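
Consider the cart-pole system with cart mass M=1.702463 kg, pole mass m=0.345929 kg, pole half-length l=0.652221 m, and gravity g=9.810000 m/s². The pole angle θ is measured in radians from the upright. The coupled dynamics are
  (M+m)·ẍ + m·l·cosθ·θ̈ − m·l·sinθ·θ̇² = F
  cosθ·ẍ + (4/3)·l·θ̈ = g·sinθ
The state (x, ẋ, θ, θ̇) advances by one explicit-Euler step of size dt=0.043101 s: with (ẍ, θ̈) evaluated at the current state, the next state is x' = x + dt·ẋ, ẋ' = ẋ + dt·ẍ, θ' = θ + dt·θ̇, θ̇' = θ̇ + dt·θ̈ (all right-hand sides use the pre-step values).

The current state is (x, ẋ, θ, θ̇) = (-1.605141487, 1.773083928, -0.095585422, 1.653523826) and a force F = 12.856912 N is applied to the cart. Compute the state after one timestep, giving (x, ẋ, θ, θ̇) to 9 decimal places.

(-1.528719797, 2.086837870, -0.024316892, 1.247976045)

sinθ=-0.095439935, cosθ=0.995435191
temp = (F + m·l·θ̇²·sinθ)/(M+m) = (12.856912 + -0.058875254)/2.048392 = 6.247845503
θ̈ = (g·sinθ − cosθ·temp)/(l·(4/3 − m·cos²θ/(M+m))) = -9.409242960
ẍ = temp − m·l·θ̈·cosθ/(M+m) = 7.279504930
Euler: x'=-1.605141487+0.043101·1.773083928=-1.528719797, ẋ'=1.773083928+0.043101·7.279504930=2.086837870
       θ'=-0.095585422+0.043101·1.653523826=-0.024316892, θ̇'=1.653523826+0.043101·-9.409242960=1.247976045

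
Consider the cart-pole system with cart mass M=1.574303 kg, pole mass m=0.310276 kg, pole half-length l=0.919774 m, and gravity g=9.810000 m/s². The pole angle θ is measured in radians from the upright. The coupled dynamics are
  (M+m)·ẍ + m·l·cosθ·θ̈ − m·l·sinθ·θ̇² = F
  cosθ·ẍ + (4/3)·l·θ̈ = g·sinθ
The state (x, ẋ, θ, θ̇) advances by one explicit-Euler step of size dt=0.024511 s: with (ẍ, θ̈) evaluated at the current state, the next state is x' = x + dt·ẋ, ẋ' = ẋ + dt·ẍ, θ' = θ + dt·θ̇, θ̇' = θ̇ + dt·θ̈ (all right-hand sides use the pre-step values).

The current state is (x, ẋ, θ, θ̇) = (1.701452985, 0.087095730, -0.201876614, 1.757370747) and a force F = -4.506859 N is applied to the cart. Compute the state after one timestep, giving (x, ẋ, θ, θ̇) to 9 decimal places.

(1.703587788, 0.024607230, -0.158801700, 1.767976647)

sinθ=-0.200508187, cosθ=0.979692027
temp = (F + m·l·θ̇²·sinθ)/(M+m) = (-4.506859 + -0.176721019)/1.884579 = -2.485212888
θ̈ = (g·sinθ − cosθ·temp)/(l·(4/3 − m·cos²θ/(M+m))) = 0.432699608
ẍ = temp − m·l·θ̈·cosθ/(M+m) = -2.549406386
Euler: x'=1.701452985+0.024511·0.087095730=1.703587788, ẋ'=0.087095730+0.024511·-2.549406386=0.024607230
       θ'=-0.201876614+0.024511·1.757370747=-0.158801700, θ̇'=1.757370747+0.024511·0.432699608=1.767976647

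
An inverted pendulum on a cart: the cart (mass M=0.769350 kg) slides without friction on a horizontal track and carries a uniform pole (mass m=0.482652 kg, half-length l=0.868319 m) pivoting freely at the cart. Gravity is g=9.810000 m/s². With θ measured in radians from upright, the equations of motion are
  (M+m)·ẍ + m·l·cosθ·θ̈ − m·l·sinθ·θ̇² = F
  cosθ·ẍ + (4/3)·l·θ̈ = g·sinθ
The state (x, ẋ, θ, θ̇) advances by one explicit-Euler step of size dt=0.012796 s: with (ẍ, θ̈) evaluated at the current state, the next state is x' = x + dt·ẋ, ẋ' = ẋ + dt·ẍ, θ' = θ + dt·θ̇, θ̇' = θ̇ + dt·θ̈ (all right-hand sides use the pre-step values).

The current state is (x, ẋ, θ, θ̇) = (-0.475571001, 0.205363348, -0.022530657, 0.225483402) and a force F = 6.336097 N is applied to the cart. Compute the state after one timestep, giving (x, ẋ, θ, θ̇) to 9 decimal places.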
● ● ● ● ●
- **WHAT YOU WILL DO**
Retype each line above with no alterations.

- **OUTPUT FOR THIS TASK**
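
Consider the cart-pole system with cart mass M=1.702463 kg, pole mass m=0.345929 kg, pole half-length l=0.652221 m, and gravity g=9.810000 m/s². The pole angle θ is measured in radians from the upright. The coupled dynamics are
  (M+m)·ẍ + m·l·cosθ·θ̈ − m·l·sinθ·θ̇² = F
  cosθ·ẍ + (4/3)·l·θ̈ = g·sinθ
The state (x, ẋ, θ, θ̇) advances by one explicit-Euler step of size dt=0.043101 s: with (ẍ, θ̈) evaluated at the current state, the next state is x' = x + dt·ẋ, ẋ' = ẋ + dt·ẍ, θ' = θ + dt·θ̇, θ̇' = θ̇ + dt·θ̈ (all right-hand sides use the pre-step values).

The current state is (x, ẋ, θ, θ̇) = (-1.605141487, 1.773083928, -0.095585422, 1.653523826) and a force F = 12.856912 N is applied to the cart. Compute the state after one timestep, giving (x, ẋ, θ, θ̇) to 9 decimal places.

(-1.528719797, 2.086837870, -0.024316892, 1.247976045)

sinθ=-0.095439935, cosθ=0.995435191
temp = (F + m·l·θ̇²·sinθ)/(M+m) = (12.856912 + -0.058875254)/2.048392 = 6.247845503
θ̈ = (g·sinθ − cosθ·temp)/(l·(4/3 − m·cos²θ/(M+m))) = -9.409242960
ẍ = temp − m·l·θ̈·cosθ/(M+m) = 7.279504930
Euler: x'=-1.605141487+0.043101·1.773083928=-1.528719797, ẋ'=1.773083928+0.043101·7.279504930=2.086837870
       θ'=-0.095585422+0.043101·1.653523826=-0.024316892, θ̇'=1.653523826+0.043101·-9.409242960=1.247976045

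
Consider the cart-pole system with cart mass M=1.574303 kg, pole mass m=0.310276 kg, pole half-length l=0.919774 m, and gravity g=9.810000 m/s². The pole angle θ is measured in radians from the upright. The coupled dynamics are
  (M+m)·ẍ + m·l·cosθ·θ̈ − m·l·sinθ·θ̇² = F
  cosθ·ẍ + (4/3)·l·θ̈ = g·sinθ
The state (x, ẋ, θ, θ̇) advances by one explicit-Euler step of size dt=0.024511 s: with (ẍ, θ̈) evaluated at the current state, the next state is x' = x + dt·ẋ, ẋ' = ẋ + dt·ẍ, θ' = θ + dt·θ̇, θ̇' = θ̇ + dt·θ̈ (all right-hand sides use the pre-step values).

The current state is (x, ẋ, θ, θ̇) = (1.701452985, 0.087095730, -0.201876614, 1.757370747) and a force F = -4.506859 N is applied to the cart. Compute the state after one timestep, giving (x, ẋ, θ, θ̇) to 9 decimal places.

(1.703587788, 0.024607230, -0.158801700, 1.767976647)

sinθ=-0.200508187, cosθ=0.979692027
temp = (F + m·l·θ̇²·sinθ)/(M+m) = (-4.506859 + -0.176721019)/1.884579 = -2.485212888
θ̈ = (g·sinθ − cosθ·temp)/(l·(4/3 − m·cos²θ/(M+m))) = 0.432699608
ẍ = temp − m·l·θ̈·cosθ/(M+m) = -2.549406386
Euler: x'=1.701452985+0.024511·0.087095730=1.703587788, ẋ'=0.087095730+0.024511·-2.549406386=0.024607230
       θ'=-0.201876614+0.024511·1.757370747=-0.158801700, θ̇'=1.757370747+0.024511·0.432699608=1.767976647

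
An inverted pendulum on a cart: the cart (mass M=0.769350 kg) slides without friction on a horizontal track and carries a uniform pole (mass m=0.482652 kg, half-length l=0.868319 m) pivoting freely at the cart. Gravity is g=9.810000 m/s². With θ measured in radians from upright, the equations of motion are
  (M+m)·ẍ + m·l·cosθ·θ̈ − m·l·sinθ·θ̇² = F
  cosθ·ẍ + (4/3)·l·θ̈ = g·sinθ
The state (x, ẋ, θ, θ̇) advances by one explicit-Euler step of size dt=0.012796 s: with (ẍ, θ̈) evaluated at the current state, the next state is x' = x + dt·ẋ, ẋ' = ẋ + dt·ẍ, θ' = θ + dt·θ̇, θ̇' = θ̇ + dt·θ̈ (all right-hand sides use the pre-step values).

The current state is (x, ẋ, θ, θ̇) = (-0.475571001, 0.205363348, -0.022530657, 0.225483402) and a force F = 6.336097 N is applied to the cart. Compute the state after one timestep, giving (x, ẋ, θ, θ̇) to 9 decimal places.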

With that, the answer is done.